▶ **WHAT IS REQUIRED**
State how many lines in the listing below hold "lowest", with no other words.

►

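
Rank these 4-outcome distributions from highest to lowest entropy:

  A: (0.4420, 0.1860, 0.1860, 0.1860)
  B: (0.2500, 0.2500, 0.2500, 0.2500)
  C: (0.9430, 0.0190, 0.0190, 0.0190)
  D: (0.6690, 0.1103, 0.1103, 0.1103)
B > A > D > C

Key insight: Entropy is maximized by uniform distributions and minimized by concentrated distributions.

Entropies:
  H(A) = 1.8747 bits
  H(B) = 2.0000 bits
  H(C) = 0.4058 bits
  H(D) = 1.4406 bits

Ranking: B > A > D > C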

◄
►

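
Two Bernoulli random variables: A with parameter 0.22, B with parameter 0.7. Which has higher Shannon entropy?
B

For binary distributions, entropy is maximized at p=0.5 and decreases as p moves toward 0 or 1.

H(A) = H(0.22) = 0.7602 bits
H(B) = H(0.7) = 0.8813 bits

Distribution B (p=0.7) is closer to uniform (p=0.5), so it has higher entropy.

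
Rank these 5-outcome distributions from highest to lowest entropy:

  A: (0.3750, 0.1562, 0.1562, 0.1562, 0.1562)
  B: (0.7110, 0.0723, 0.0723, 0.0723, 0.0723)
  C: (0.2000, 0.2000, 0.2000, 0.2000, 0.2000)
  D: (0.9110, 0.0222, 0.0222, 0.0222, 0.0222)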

◄

▶ **YOUR SOLUTION**
2